**EXERCISE BRIEF**: The answer must be the full listing, repeated exactly.

**AVAILABLE DATA**:

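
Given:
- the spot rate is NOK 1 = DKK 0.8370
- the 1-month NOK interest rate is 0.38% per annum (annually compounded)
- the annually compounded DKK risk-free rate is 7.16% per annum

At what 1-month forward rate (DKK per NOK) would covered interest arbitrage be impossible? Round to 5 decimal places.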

**EXERCISE SOLUTION**:
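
Given:
- the spot rate is NOK 1 = DKK 0.8370
- the 1-month NOK interest rate is 0.38% per annum (annually compounded)
- the annually compounded DKK risk-free rate is 7.16% per annum

At what 1-month forward rate (DKK per NOK) would covered interest arbitrage be impossible? Round to 5 decimal places.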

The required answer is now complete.